▶ **Work instructions**
Restate word for word the lines that begin the listing and end with the line holding "(a) the amount".
[Start of Attachment]
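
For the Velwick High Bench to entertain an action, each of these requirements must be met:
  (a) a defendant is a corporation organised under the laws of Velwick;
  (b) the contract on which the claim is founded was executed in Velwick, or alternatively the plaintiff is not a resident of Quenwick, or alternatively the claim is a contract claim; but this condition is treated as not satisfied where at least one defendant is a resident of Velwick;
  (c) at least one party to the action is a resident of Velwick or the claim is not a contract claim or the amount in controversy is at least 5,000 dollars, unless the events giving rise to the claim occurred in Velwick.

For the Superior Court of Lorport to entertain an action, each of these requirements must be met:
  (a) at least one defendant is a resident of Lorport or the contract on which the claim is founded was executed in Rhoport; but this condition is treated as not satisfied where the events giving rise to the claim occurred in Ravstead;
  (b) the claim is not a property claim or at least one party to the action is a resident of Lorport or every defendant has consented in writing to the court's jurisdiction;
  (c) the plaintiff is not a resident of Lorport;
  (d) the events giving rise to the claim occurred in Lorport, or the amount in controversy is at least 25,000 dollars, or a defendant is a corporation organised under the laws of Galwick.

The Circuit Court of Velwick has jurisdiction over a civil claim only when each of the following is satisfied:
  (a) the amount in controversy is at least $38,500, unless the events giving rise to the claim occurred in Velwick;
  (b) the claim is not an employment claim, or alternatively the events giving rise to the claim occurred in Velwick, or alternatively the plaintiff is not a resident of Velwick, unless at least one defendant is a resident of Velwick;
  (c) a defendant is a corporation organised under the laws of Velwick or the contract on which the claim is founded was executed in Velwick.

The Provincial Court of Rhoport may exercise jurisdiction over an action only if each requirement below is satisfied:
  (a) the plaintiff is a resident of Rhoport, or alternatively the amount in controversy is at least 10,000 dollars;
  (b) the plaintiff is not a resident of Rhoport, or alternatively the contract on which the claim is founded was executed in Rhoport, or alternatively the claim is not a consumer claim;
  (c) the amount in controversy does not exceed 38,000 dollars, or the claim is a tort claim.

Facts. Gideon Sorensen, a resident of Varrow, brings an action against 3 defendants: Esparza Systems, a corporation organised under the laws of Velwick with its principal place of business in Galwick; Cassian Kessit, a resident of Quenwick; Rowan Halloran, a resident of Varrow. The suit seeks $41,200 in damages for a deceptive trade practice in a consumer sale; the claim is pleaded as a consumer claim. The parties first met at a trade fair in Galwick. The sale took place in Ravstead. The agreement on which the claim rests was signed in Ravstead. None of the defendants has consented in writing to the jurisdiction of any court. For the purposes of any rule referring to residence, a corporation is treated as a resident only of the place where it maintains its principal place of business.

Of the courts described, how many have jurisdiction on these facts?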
[End of Attachment]
▶ **Answer section**
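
For the Velwick High Bench to entertain an action, each of these requirements must be met:
  (a) a defendant is a corporation organised under the laws of Velwick;
  (b) the contract on which the claim is founded was executed in Velwick, or alternatively the plaintiff is not a resident of Quenwick, or alternatively the claim is a contract claim; but this condition is treated as not satisfied where at least one defendant is a resident of Velwick;
  (c) at least one party to the action is a resident of Velwick or the claim is not a contract claim or the amount in controversy is at least 5,000 dollars, unless the events giving rise to the claim occurred in Velwick.

For the Superior Court of Lorport to entertain an action, each of these requirements must be met:
  (a) at least one defendant is a resident of Lorport or the contract on which the claim is founded was executed in Rhoport; but this condition is treated as not satisfied where the events giving rise to the claim occurred in Ravstead;
  (b) the claim is not a property claim or at least one party to the action is a resident of Lorport or every defendant has consented in writing to the court's jurisdiction;
  (c) the plaintiff is not a resident of Lorport;
  (d) the events giving rise to the claim occurred in Lorport, or the amount in controversy is at least 25,000 dollars, or a defendant is a corporation organised under the laws of Galwick.

The Circuit Court of Velwick has jurisdiction over a civil claim only when each of the following is satisfied:
  (a) the amount in controversy is at least $38,500, unless the events giving rise to the claim occurred in Velwick;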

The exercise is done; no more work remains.